[Collected data entries]
○ ○ ○ ○ ○ ○ ○

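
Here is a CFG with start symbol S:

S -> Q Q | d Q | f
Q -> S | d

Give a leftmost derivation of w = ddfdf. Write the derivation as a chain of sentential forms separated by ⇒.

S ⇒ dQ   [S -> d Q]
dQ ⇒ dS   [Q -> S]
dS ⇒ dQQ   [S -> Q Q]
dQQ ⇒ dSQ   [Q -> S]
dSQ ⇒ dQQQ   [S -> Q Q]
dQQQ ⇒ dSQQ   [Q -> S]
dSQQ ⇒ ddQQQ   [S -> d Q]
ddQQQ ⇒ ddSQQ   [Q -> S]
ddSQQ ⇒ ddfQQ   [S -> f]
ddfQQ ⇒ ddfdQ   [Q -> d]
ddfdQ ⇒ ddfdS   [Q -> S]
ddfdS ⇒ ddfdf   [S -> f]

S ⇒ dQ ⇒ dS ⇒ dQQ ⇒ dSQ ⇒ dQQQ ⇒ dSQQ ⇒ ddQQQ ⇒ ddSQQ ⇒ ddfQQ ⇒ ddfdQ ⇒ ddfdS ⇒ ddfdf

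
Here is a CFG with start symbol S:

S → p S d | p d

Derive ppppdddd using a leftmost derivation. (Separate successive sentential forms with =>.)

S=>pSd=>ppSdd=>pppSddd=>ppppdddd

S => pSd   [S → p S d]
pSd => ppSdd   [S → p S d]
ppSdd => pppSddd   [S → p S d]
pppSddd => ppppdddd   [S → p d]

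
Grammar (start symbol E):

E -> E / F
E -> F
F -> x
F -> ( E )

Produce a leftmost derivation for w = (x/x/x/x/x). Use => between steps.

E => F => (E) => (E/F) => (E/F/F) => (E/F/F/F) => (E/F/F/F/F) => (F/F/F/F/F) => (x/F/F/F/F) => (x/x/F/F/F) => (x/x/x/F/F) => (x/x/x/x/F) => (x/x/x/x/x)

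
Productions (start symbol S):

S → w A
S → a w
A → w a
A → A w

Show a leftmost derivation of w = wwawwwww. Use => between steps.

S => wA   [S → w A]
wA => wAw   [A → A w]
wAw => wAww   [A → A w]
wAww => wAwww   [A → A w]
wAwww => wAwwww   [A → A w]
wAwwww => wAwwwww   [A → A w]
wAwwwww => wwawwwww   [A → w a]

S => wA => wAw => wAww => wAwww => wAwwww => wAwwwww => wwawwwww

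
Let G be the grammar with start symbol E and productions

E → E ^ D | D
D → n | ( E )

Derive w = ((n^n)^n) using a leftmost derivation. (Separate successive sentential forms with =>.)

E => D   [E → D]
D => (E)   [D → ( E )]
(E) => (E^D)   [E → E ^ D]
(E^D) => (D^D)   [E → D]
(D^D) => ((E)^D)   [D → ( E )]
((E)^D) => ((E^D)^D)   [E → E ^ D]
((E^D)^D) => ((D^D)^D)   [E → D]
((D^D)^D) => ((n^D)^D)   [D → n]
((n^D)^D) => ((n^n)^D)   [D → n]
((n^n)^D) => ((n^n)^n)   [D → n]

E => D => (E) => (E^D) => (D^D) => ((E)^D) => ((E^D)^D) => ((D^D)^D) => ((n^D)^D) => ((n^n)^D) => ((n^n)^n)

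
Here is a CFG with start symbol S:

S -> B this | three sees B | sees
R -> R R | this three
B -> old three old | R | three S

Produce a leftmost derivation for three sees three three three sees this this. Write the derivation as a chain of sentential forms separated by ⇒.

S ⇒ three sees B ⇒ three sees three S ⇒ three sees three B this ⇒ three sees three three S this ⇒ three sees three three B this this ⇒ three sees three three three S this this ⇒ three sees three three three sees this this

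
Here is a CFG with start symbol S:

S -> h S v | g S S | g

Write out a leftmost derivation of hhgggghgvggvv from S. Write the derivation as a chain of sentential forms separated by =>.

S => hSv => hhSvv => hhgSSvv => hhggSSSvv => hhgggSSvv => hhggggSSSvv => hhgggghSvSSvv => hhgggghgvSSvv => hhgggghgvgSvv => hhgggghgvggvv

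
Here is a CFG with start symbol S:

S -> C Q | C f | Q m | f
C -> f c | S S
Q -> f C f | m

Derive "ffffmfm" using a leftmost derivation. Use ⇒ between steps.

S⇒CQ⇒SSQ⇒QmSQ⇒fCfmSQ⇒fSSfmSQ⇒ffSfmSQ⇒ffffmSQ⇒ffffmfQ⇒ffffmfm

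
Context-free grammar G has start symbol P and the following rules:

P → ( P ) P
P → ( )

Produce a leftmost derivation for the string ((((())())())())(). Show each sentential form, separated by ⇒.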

○ ○ ○ ○ ○ ○ ○

What the exercise asks: Every line of the data must be written out again word for word.

Response area:
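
Here is a CFG with start symbol S:

S -> Q Q | d Q | f
Q -> S | d

Give a leftmost derivation of w = ddfdf. Write the derivation as a chain of sentential forms separated by ⇒.

S ⇒ dQ   [S -> d Q]
dQ ⇒ dS   [Q -> S]
dS ⇒ dQQ   [S -> Q Q]
dQQ ⇒ dSQ   [Q -> S]
dSQ ⇒ dQQQ   [S -> Q Q]
dQQQ ⇒ dSQQ   [Q -> S]
dSQQ ⇒ ddQQQ   [S -> d Q]
ddQQQ ⇒ ddSQQ   [Q -> S]
ddSQQ ⇒ ddfQQ   [S -> f]
ddfQQ ⇒ ddfdQ   [Q -> d]
ddfdQ ⇒ ddfdS   [Q -> S]
ddfdS ⇒ ddfdf   [S -> f]

S ⇒ dQ ⇒ dS ⇒ dQQ ⇒ dSQ ⇒ dQQQ ⇒ dSQQ ⇒ ddQQQ ⇒ ddSQQ ⇒ ddfQQ ⇒ ddfdQ ⇒ ddfdS ⇒ ddfdf

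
Here is a CFG with start symbol S:

S → p S d | p d

Derive ppppdddd using a leftmost derivation. (Separate successive sentential forms with =>.)

S=>pSd=>ppSdd=>pppSddd=>ppppdddd

S => pSd   [S → p S d]
pSd => ppSdd   [S → p S d]
ppSdd => pppSddd   [S → p S d]
pppSddd => ppppdddd   [S → p d]

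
Grammar (start symbol E):

E -> E / F
E -> F
F -> x
F -> ( E )

Produce a leftmost derivation for w = (x/x/x/x/x). Use => between steps.

E => F => (E) => (E/F) => (E/F/F) => (E/F/F/F) => (E/F/F/F/F) => (F/F/F/F/F) => (x/F/F/F/F) => (x/x/F/F/F) => (x/x/x/F/F) => (x/x/x/x/F) => (x/x/x/x/x)

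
Productions (start symbol S):

S → w A
S → a w
A → w a
A → A w

Show a leftmost derivation of w = wwawwwww. Use => between steps.

S => wA   [S → w A]
wA => wAw   [A → A w]
wAw => wAww   [A → A w]
wAww => wAwww   [A → A w]
wAwww => wAwwww   [A → A w]
wAwwww => wAwwwww   [A → A w]
wAwwwww => wwawwwww   [A → w a]

S => wA => wAw => wAww => wAwww => wAwwww => wAwwwww => wwawwwww

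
Let G be the grammar with start symbol E and productions

E → E ^ D | D
D → n | ( E )

Derive w = ((n^n)^n) using a leftmost derivation. (Separate successive sentential forms with =>.)

E => D   [E → D]
D => (E)   [D → ( E )]
(E) => (E^D)   [E → E ^ D]
(E^D) => (D^D)   [E → D]
(D^D) => ((E)^D)   [D → ( E )]
((E)^D) => ((E^D)^D)   [E → E ^ D]
((E^D)^D) => ((D^D)^D)   [E → D]
((D^D)^D) => ((n^D)^D)   [D → n]
((n^D)^D) => ((n^n)^D)   [D → n]
((n^n)^D) => ((n^n)^n)   [D → n]

E => D => (E) => (E^D) => (D^D) => ((E)^D) => ((E^D)^D) => ((D^D)^D) => ((n^D)^D) => ((n^n)^D) => ((n^n)^n)

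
Here is a CFG with start symbol S:

S -> B this | three sees B | sees
R -> R R | this three
B -> old three old | R | three S

Produce a leftmost derivation for three sees three three three sees this this. Write the derivation as a chain of sentential forms separated by ⇒.

S ⇒ three sees B ⇒ three sees three S ⇒ three sees three B this ⇒ three sees three three S this ⇒ three sees three three B this this ⇒ three sees three three three S this this ⇒ three sees three three three sees this this

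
Here is a CFG with start symbol S:

S -> h S v | g S S | g

Write out a leftmost derivation of hhgggghgvggvv from S. Write the derivation as a chain of sentential forms separated by =>.

S => hSv => hhSvv => hhgSSvv => hhggSSSvv => hhgggSSvv => hhggggSSSvv => hhgggghSvSSvv => hhgggghgvSSvv => hhgggghgvgSvv => hhgggghgvggvv

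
Here is a CFG with start symbol S:

S -> C Q | C f | Q m | f
C -> f c | S S
Q -> f C f | m

Derive "ffffmfm" using a leftmost derivation. Use ⇒ between steps.

S⇒CQ⇒SSQ⇒QmSQ⇒fCfmSQ⇒fSSfmSQ⇒ffSfmSQ⇒ffffmSQ⇒ffffmfQ⇒ffffmfm

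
Context-free grammar G has start symbol P and the following rules:

P → ( P ) P
P → ( )

Produce a leftmost derivation for the string ((((())())())())(). Show each sentential form, separated by ⇒.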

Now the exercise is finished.